WHAT YOU ARE ASKED TO DO: Where the listing below reaches the line containing "pos 0: ID=14, pos", start writing out lines exactly, and stop once the line containing "pos 0: ID=59, pos" has been written.
++++
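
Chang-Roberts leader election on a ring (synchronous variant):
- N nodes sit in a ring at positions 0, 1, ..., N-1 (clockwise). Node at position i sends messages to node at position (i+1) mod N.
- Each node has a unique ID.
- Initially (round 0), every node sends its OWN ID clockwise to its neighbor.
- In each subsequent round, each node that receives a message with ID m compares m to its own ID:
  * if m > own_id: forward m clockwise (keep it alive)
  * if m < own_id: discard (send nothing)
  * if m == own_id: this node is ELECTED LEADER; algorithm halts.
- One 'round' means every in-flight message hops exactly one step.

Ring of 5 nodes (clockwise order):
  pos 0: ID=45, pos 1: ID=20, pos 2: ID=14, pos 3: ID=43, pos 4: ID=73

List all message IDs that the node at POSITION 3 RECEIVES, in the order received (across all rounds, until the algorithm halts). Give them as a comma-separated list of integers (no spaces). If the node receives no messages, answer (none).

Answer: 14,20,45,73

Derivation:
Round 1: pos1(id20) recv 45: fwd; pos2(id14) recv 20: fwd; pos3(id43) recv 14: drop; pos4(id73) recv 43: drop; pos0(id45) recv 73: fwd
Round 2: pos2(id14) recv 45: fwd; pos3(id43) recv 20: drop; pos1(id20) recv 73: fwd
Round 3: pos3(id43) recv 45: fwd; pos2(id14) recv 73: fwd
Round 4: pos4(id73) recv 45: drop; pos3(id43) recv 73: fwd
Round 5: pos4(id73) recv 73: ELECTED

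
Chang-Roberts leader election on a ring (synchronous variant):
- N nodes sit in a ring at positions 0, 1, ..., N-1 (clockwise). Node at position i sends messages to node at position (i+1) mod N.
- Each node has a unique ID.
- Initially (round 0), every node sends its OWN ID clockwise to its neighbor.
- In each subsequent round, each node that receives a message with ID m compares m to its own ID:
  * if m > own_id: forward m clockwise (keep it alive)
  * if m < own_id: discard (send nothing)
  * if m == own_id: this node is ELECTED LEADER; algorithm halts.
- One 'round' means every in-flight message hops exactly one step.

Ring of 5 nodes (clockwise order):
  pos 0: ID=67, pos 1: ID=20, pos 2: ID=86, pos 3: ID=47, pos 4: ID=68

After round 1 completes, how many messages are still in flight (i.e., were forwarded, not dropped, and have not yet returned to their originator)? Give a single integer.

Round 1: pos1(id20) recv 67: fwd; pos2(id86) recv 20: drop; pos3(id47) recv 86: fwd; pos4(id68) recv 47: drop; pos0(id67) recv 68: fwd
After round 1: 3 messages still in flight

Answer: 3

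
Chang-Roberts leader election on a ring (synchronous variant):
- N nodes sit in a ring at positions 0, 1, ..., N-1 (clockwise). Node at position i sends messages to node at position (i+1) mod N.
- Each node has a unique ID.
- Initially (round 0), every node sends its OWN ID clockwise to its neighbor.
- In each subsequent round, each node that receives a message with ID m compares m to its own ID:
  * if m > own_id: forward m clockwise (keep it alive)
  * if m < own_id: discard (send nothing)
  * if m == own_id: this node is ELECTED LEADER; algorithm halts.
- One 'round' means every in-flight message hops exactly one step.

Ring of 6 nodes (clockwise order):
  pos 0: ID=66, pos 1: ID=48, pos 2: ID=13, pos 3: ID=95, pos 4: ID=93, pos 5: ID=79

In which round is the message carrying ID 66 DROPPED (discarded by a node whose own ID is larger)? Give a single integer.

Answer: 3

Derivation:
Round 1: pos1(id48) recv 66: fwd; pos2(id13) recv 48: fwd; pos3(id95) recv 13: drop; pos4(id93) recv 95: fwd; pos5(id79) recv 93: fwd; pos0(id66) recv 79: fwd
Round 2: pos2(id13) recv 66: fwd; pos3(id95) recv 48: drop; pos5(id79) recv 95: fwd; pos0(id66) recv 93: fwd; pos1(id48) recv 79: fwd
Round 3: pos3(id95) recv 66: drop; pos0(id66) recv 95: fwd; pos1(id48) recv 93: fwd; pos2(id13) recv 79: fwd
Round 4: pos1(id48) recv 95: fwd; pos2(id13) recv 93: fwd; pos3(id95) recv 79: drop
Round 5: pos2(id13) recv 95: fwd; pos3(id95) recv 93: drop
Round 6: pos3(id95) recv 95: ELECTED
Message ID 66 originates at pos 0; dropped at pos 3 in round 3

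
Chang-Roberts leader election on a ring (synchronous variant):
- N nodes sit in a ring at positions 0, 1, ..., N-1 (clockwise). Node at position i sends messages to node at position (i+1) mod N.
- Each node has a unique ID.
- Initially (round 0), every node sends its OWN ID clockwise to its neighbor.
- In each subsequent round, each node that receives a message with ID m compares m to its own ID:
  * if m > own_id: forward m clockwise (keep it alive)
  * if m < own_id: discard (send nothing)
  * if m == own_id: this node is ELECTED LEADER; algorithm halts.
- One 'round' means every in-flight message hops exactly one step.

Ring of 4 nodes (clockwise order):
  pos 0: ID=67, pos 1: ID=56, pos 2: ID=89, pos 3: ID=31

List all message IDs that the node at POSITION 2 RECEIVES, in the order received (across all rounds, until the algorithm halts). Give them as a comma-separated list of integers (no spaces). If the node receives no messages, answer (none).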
++++
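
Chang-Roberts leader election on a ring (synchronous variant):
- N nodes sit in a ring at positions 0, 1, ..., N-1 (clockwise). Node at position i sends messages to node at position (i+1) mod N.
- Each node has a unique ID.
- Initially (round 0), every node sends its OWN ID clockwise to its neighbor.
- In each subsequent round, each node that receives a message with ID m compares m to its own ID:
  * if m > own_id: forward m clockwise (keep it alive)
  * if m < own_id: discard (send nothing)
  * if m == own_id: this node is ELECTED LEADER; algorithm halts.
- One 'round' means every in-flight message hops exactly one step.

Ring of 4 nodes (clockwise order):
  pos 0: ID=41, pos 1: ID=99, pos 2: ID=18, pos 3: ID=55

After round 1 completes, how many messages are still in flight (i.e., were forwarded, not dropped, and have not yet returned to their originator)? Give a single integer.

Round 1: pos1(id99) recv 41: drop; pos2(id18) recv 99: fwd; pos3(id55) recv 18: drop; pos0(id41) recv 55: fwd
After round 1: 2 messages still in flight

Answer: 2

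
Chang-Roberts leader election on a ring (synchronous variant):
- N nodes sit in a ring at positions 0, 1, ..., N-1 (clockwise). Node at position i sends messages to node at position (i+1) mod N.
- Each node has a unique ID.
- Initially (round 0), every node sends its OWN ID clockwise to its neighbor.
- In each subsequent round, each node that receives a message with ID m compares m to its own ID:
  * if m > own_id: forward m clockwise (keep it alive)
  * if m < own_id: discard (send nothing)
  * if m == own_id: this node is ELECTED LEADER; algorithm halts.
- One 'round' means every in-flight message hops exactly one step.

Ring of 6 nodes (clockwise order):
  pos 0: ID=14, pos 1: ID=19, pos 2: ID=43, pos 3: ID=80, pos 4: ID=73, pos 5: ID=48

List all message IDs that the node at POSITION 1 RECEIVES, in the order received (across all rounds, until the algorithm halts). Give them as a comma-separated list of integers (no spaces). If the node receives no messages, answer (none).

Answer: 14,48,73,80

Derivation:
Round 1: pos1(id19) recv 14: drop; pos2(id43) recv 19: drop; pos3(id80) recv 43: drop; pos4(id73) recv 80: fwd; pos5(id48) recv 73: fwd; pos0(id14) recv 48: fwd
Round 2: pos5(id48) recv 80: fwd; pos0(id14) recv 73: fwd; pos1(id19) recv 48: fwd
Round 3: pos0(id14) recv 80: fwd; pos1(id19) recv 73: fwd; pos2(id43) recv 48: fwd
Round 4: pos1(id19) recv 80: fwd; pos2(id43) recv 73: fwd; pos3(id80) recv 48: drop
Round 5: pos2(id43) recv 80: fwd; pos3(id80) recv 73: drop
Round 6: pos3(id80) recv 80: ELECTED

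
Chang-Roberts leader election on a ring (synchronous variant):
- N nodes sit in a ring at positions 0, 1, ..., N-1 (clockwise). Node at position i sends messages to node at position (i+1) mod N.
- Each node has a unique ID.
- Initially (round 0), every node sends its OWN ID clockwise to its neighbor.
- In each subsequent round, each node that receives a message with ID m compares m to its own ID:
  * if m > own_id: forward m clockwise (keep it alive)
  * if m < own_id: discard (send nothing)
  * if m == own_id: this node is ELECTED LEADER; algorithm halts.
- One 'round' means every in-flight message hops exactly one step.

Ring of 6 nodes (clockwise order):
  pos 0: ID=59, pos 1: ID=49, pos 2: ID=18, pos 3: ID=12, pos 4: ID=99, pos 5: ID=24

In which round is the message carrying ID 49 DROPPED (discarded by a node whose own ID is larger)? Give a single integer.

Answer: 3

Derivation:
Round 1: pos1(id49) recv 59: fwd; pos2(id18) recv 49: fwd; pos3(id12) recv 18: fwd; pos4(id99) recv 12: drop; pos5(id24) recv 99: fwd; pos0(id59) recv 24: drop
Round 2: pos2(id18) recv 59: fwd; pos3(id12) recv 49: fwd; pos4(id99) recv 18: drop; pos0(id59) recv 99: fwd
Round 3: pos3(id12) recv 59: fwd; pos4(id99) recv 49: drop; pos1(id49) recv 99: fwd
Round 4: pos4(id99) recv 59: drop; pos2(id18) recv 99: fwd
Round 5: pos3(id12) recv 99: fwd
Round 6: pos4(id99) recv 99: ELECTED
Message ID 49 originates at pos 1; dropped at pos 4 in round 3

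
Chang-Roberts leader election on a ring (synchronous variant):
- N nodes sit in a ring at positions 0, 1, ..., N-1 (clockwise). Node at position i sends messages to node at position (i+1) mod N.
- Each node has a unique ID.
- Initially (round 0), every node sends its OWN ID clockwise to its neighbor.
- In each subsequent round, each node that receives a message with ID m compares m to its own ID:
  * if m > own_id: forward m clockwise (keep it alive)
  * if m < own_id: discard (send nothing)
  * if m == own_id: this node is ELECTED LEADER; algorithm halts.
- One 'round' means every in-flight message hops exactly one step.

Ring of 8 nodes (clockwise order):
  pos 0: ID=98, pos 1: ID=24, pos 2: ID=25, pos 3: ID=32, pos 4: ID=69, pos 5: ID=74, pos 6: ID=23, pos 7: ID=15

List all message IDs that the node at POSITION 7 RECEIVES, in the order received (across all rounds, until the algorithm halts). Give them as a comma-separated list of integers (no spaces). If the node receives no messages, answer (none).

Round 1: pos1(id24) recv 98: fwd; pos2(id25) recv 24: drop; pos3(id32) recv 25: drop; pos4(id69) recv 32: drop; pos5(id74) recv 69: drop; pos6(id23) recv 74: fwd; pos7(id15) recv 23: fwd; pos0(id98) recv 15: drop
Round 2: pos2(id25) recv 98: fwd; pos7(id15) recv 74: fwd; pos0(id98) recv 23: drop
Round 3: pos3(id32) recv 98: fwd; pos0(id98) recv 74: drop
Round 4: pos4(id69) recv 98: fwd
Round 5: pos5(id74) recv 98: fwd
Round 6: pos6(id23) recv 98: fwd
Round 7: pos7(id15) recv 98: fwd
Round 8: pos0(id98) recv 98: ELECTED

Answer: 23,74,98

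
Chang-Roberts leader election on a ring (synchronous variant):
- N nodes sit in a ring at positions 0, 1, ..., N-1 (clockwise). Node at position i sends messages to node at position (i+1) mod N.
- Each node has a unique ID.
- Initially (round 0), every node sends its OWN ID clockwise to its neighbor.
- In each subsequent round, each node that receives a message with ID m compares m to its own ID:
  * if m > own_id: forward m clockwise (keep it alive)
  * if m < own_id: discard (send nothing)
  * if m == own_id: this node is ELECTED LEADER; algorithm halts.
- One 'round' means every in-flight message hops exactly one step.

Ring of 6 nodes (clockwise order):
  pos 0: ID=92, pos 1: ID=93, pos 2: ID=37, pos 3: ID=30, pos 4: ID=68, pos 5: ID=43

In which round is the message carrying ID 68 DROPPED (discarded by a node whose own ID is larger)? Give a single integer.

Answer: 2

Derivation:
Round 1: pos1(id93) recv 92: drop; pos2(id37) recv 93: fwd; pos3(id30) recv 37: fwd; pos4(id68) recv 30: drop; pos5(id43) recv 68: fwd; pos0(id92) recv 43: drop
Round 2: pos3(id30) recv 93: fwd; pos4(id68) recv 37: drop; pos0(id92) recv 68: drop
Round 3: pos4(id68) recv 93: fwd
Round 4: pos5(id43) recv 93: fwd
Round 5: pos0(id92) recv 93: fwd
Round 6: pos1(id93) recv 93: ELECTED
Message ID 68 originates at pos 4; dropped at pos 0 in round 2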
++++
TASK SOLUTION:
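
  pos 0: ID=14, pos 1: ID=19, pos 2: ID=43, pos 3: ID=80, pos 4: ID=73, pos 5: ID=48

List all message IDs that the node at POSITION 1 RECEIVES, in the order received (across all rounds, until the algorithm halts). Give them as a comma-separated list of integers (no spaces). If the node receives no messages, answer (none).

Answer: 14,48,73,80

Derivation:
Round 1: pos1(id19) recv 14: drop; pos2(id43) recv 19: drop; pos3(id80) recv 43: drop; pos4(id73) recv 80: fwd; pos5(id48) recv 73: fwd; pos0(id14) recv 48: fwd
Round 2: pos5(id48) recv 80: fwd; pos0(id14) recv 73: fwd; pos1(id19) recv 48: fwd
Round 3: pos0(id14) recv 80: fwd; pos1(id19) recv 73: fwd; pos2(id43) recv 48: fwd
Round 4: pos1(id19) recv 80: fwd; pos2(id43) recv 73: fwd; pos3(id80) recv 48: drop
Round 5: pos2(id43) recv 80: fwd; pos3(id80) recv 73: drop
Round 6: pos3(id80) recv 80: ELECTED

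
Chang-Roberts leader election on a ring (synchronous variant):
- N nodes sit in a ring at positions 0, 1, ..., N-1 (clockwise). Node at position i sends messages to node at position (i+1) mod N.
- Each node has a unique ID.
- Initially (round 0), every node sends its OWN ID clockwise to its neighbor.
- In each subsequent round, each node that receives a message with ID m compares m to its own ID:
  * if m > own_id: forward m clockwise (keep it alive)
  * if m < own_id: discard (send nothing)
  * if m == own_id: this node is ELECTED LEADER; algorithm halts.
- One 'round' means every in-flight message hops exactly one step.

Ring of 6 nodes (clockwise order):
  pos 0: ID=59, pos 1: ID=49, pos 2: ID=18, pos 3: ID=12, pos 4: ID=99, pos 5: ID=24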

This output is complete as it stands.